> [Extracted entries]:
########
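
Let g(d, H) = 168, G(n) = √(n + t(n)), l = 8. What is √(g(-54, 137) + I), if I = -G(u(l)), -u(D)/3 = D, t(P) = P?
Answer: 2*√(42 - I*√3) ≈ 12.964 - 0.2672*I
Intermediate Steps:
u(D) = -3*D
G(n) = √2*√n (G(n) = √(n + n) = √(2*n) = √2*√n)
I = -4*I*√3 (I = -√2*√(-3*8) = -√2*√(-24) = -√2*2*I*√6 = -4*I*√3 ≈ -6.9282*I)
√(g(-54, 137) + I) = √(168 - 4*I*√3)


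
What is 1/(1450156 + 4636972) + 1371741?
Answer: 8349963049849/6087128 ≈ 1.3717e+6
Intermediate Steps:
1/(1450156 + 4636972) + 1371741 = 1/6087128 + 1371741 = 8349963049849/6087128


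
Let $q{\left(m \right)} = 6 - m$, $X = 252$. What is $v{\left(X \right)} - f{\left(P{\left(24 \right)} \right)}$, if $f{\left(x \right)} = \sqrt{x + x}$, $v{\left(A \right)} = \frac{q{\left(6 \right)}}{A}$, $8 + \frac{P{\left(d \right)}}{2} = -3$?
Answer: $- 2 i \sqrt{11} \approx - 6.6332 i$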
########
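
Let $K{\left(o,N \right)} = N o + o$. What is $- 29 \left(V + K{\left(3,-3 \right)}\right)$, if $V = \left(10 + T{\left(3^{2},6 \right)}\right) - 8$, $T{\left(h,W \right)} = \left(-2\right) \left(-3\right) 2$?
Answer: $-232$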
########
> [Exercise requirements]: Would you output, from the records above, exactly the run of lines that starts at the line containing "Answer: 8349963049849/6087128 ≈ 1.3717e+6" and ends at the line containing "Answer: $- 2", and only that run?

> [Answer section]:
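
Answer: 8349963049849/6087128 ≈ 1.3717e+6
Intermediate Steps:
1/(1450156 + 4636972) + 1371741 = 1/6087128 + 1371741 = 8349963049849/6087128


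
Let $q{\left(m \right)} = 6 - m$, $X = 252$. What is $v{\left(X \right)} - f{\left(P{\left(24 \right)} \right)}$, if $f{\left(x \right)} = \sqrt{x + x}$, $v{\left(A \right)} = \frac{q{\left(6 \right)}}{A}$, $8 + \frac{P{\left(d \right)}}{2} = -3$?
Answer: $- 2 i \sqrt{11} \approx - 6.6332 i$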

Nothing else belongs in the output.